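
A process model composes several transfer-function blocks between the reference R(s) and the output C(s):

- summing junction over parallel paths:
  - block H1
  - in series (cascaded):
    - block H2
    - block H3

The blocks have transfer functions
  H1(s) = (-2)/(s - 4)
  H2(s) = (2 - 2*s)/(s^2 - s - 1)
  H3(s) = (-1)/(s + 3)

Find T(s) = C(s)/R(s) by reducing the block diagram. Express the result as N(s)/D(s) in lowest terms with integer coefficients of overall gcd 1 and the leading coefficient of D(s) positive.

First reduce the diagram to T(s).

[1] reduce the series chain H2, H3 gives (2*s - 2)/(s^3 + 2*s^2 - 4*s - 3)
[2] sum the parallel branches H1, (H2*H3); the result is T(s) itself (integer coefficients, no common factor, positive leading denominator coefficient)

Answer: (-2*s^3 - 2*s^2 - 2*s + 14)/(s^4 - 2*s^3 - 12*s^2 + 13*s + 12)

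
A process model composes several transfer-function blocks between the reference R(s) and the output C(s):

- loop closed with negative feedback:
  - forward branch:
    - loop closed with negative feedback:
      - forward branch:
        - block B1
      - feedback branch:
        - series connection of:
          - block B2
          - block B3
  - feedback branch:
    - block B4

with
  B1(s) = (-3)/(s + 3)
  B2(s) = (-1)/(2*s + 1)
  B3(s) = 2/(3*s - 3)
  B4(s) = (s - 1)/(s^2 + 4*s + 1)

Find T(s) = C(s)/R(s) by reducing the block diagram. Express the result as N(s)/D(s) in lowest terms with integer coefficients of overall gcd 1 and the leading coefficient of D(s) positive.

Step 1 - combine B2, B3 in series -> (-2)/(6*s^2 - 3*s - 3)
Step 2 - feedback reduction of B1, (B2*B3) -> (-6*s^2 + 3*s + 3)/(2*s^3 + 5*s^2 - 4*s - 1)
Step 3 - collapse the loop ([B1/(1+B1*(B2*B3))] forward, B4 return): this yields T(s), and no further normalization is needed

Hence the answer: (-6*s^4 - 21*s^3 + 9*s^2 + 15*s + 3)/(2*s^5 + 13*s^4 + 12*s^3 - 3*s^2 - 8*s - 4)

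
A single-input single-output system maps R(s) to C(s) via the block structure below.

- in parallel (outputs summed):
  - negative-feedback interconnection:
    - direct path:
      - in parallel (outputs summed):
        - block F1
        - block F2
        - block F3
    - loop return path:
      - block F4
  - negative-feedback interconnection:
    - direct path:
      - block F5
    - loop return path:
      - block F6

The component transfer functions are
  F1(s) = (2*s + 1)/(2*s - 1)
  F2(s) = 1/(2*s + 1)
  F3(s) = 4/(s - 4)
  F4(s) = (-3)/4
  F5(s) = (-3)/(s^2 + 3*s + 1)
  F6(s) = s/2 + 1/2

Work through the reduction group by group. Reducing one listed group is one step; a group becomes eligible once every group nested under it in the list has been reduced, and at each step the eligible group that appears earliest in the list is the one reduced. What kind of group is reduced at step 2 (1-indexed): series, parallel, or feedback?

[1] combine F1, F2, F3 in parallel
[2] collapse the loop ((F1+F2+F3) forward, F4 return)
[3] feedback reduction of F5, F6
[4] sum the parallel branches [(F1+F2+F3)/(1+(F1+F2+F3)*F4)], [F5/(1+F5*F6)]
At step 2 the group reduced is feedback.

Final answer: feedback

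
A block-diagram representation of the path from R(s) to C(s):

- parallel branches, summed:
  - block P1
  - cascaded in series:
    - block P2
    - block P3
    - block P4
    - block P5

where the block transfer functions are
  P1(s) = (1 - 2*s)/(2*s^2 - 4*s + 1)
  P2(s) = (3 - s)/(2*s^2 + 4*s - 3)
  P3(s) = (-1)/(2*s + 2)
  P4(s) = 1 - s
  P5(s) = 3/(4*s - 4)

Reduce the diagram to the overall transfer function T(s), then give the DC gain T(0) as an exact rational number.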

Required work.
The entire set of entries, and nothing else, should be set down exactly.

Answer for the task.
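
A process model composes several transfer-function blocks between the reference R(s) and the output C(s):

- summing junction over parallel paths:
  - block H1
  - in series (cascaded):
    - block H2
    - block H3

The blocks have transfer functions
  H1(s) = (-2)/(s - 4)
  H2(s) = (2 - 2*s)/(s^2 - s - 1)
  H3(s) = (-1)/(s + 3)

Find T(s) = C(s)/R(s) by reducing the block diagram. Express the result as N(s)/D(s) in lowest terms with integer coefficients of overall gcd 1 and the leading coefficient of D(s) positive.

First reduce the diagram to T(s).

[1] reduce the series chain H2, H3 gives (2*s - 2)/(s^3 + 2*s^2 - 4*s - 3)
[2] sum the parallel branches H1, (H2*H3); the result is T(s) itself (integer coefficients, no common factor, positive leading denominator coefficient)

Answer: (-2*s^3 - 2*s^2 - 2*s + 14)/(s^4 - 2*s^3 - 12*s^2 + 13*s + 12)

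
A process model composes several transfer-function blocks between the reference R(s) and the output C(s):

- loop closed with negative feedback:
  - forward branch:
    - loop closed with negative feedback:
      - forward branch:
        - block B1
      - feedback branch:
        - series connection of:
          - block B2
          - block B3
  - feedback branch:
    - block B4

with
  B1(s) = (-3)/(s + 3)
  B2(s) = (-1)/(2*s + 1)
  B3(s) = 2/(3*s - 3)
  B4(s) = (s - 1)/(s^2 + 4*s + 1)

Find T(s) = C(s)/R(s) by reducing the block diagram. Express the result as N(s)/D(s) in lowest terms with integer coefficients of overall gcd 1 and the leading coefficient of D(s) positive.

Step 1 - combine B2, B3 in series -> (-2)/(6*s^2 - 3*s - 3)
Step 2 - feedback reduction of B1, (B2*B3) -> (-6*s^2 + 3*s + 3)/(2*s^3 + 5*s^2 - 4*s - 1)
Step 3 - collapse the loop ([B1/(1+B1*(B2*B3))] forward, B4 return): this yields T(s), and no further normalization is needed

Hence the answer: (-6*s^4 - 21*s^3 + 9*s^2 + 15*s + 3)/(2*s^5 + 13*s^4 + 12*s^3 - 3*s^2 - 8*s - 4)

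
A single-input single-output system maps R(s) to C(s) via the block structure below.

- in parallel (outputs summed):
  - negative-feedback interconnection:
    - direct path:
      - in parallel (outputs summed):
        - block F1
        - block F2
        - block F3
    - loop return path:
      - block F4
  - negative-feedback interconnection:
    - direct path:
      - block F5
    - loop return path:
      - block F6

The component transfer functions are
  F1(s) = (2*s + 1)/(2*s - 1)
  F2(s) = 1/(2*s + 1)
  F3(s) = 4/(s - 4)
  F4(s) = (-3)/4
  F5(s) = (-3)/(s^2 + 3*s + 1)
  F6(s) = s/2 + 1/2

Work through the reduction group by group. Reducing one listed group is one step; a group becomes eligible once every group nested under it in the list has been reduced, and at each step the eligible group that appears earliest in the list is the one reduced. What kind of group is reduced at step 2 (1-indexed): series, parallel, or feedback?

[1] combine F1, F2, F3 in parallel
[2] collapse the loop ((F1+F2+F3) forward, F4 return)
[3] feedback reduction of F5, F6
[4] sum the parallel branches [(F1+F2+F3)/(1+(F1+F2+F3)*F4)], [F5/(1+F5*F6)]
At step 2 the group reduced is feedback.

Final answer: feedback

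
A block-diagram representation of the path from R(s) to C(s):

- parallel branches, summed:
  - block P1
  - cascaded in series:
    - block P2
    - block P3
    - block P4
    - block P5

where the block transfer functions are
  P1(s) = (1 - 2*s)/(2*s^2 - 4*s + 1)
  P2(s) = (3 - s)/(2*s^2 + 4*s - 3)
  P3(s) = (-1)/(2*s + 2)
  P4(s) = 1 - s
  P5(s) = 3/(4*s - 4)

Reduce the diagram to the overall transfer function T(s), then give the DC gain T(0) as an exact rational number.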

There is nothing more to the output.